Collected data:
########

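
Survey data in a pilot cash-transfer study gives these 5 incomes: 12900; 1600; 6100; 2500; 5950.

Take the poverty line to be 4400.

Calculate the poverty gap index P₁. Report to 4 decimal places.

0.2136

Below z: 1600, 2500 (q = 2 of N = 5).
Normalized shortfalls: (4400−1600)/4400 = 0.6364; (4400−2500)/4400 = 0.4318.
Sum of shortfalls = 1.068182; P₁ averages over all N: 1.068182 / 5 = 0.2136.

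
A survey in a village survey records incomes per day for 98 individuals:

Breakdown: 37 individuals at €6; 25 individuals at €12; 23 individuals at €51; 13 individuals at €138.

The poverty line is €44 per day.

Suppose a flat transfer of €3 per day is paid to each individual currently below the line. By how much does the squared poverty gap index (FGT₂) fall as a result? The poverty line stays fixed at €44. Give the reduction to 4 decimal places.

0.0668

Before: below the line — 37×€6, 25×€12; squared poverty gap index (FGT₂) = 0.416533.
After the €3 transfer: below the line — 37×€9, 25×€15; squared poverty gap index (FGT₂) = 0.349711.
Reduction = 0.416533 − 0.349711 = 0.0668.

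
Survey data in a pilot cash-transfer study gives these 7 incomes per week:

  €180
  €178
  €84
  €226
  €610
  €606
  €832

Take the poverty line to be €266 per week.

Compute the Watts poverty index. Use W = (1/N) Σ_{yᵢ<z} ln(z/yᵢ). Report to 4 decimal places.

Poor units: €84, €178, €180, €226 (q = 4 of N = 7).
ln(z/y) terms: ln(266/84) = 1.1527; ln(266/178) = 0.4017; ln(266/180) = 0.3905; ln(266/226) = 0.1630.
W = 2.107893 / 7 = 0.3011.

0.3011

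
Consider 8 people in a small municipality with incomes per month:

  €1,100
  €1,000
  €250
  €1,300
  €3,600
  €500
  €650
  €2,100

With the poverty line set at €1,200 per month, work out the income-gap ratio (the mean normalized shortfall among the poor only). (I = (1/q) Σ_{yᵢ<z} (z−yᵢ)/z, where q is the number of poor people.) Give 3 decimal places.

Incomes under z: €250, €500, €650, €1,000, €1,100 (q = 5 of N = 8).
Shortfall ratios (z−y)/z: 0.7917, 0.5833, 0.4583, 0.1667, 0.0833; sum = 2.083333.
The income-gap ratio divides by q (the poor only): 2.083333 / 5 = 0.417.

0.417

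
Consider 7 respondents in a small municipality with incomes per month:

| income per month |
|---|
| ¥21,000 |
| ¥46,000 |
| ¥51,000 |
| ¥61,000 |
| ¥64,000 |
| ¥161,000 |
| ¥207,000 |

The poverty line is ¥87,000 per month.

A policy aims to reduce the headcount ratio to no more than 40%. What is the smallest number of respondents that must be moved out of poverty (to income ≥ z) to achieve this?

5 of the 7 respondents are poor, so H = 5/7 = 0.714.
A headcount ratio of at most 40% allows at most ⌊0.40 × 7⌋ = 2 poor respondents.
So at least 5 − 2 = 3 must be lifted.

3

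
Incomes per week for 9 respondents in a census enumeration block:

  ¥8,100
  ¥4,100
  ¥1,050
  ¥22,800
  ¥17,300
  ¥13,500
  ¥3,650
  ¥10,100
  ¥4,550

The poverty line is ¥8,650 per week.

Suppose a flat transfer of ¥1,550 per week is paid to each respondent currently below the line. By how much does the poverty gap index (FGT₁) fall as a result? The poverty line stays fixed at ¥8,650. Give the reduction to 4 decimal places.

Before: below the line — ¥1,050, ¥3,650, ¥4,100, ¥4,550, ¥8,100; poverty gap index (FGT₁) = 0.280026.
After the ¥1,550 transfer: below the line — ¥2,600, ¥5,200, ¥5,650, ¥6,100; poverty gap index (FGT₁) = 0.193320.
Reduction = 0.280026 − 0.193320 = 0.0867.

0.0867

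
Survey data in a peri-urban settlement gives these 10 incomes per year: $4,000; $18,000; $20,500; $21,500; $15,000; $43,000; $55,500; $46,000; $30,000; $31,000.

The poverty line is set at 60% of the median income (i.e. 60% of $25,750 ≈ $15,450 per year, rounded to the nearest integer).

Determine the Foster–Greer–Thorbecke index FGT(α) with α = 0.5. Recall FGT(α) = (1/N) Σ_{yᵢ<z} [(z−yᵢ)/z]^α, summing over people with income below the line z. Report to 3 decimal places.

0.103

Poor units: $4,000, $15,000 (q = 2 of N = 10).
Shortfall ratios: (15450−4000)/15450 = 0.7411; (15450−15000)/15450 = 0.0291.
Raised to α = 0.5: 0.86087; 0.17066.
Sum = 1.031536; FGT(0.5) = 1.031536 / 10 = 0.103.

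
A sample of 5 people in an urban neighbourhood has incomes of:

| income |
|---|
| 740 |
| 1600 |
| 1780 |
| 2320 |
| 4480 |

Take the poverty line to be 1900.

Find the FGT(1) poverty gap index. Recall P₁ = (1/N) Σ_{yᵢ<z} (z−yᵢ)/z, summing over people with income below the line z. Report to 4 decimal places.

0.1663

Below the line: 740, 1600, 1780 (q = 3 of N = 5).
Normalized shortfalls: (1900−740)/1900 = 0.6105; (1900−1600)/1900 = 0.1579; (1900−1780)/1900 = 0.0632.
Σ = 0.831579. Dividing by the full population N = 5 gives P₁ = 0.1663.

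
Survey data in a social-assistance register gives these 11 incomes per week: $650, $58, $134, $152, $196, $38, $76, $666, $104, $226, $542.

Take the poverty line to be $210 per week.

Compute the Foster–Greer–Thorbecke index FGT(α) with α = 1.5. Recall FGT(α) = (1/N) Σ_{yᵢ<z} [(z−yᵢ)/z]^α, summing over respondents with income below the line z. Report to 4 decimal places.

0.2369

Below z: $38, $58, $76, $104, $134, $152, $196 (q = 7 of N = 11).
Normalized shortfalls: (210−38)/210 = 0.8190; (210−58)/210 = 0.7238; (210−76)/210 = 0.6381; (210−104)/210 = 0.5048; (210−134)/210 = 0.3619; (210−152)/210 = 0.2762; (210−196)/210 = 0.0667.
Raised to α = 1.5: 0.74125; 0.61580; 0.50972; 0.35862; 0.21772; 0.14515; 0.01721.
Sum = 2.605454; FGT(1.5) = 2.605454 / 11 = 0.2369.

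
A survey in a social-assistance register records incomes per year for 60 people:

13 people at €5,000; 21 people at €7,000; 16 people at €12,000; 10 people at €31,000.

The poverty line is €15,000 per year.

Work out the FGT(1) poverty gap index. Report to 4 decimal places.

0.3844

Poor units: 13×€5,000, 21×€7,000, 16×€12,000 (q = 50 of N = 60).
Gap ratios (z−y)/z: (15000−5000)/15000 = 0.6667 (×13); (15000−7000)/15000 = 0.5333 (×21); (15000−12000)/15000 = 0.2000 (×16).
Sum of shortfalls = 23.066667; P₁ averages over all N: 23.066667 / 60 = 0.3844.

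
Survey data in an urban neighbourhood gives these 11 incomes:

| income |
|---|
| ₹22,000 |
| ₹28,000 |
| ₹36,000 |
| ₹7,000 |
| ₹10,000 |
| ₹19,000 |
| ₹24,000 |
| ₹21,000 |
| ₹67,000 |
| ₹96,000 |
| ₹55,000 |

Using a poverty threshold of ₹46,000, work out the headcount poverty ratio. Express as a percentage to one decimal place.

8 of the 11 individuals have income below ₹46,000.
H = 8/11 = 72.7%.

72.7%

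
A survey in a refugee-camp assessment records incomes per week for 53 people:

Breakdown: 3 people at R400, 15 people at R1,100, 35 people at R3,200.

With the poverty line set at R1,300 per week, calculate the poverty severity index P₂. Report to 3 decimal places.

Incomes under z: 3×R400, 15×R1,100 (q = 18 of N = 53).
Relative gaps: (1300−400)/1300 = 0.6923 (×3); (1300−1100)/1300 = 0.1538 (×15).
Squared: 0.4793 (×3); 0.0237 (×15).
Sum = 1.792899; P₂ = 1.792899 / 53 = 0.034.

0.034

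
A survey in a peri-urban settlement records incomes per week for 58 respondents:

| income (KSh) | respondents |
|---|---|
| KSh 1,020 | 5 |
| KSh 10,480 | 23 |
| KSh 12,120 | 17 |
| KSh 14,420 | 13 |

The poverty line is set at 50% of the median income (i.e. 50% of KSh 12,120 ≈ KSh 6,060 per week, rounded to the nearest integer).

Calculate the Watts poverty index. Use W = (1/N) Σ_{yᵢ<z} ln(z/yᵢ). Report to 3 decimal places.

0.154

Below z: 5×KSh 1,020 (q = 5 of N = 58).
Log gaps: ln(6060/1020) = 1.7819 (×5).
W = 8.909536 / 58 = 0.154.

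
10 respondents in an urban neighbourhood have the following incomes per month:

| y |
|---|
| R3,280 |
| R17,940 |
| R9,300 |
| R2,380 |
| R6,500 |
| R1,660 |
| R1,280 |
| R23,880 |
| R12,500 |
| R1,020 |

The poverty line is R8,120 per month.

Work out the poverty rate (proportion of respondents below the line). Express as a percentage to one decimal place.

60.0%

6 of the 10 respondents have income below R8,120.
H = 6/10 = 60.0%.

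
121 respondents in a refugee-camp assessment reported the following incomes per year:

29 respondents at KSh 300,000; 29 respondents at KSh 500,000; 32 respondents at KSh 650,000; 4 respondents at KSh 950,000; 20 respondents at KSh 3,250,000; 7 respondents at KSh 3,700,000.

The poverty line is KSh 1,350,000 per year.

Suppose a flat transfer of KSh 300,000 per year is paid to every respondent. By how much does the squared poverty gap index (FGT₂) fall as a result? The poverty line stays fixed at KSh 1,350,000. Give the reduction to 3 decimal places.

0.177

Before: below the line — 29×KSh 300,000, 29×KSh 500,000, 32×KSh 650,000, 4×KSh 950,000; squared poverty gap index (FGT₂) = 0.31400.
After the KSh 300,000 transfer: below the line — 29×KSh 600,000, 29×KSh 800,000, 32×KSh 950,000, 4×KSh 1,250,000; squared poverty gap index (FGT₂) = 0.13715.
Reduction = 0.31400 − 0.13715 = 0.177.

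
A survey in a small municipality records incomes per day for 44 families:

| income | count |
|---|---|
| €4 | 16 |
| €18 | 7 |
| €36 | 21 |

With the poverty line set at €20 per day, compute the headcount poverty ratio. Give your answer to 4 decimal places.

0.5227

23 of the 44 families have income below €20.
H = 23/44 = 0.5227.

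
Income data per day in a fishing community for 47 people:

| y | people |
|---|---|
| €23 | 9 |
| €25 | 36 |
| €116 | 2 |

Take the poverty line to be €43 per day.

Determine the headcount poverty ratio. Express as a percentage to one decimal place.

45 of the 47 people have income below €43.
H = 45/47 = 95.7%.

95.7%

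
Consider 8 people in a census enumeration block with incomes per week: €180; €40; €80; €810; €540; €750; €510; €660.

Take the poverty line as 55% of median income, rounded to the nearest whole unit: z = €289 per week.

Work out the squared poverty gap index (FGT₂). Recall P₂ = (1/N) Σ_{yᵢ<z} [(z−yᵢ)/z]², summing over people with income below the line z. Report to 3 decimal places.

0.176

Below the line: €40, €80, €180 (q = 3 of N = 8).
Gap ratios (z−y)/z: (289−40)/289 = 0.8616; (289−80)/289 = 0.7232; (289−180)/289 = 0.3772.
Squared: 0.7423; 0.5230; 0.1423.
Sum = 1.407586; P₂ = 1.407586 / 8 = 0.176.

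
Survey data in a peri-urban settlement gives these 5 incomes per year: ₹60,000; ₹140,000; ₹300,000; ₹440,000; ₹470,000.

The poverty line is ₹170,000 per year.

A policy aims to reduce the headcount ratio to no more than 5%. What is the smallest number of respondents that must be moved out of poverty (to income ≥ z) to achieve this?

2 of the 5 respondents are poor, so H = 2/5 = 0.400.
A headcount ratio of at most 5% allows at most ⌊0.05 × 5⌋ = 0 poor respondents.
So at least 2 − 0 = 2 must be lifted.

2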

########

◆ **What the task requires**
Going through the entries above, count the lines that include "assistance" and state only the result.

◆ **Task response**
2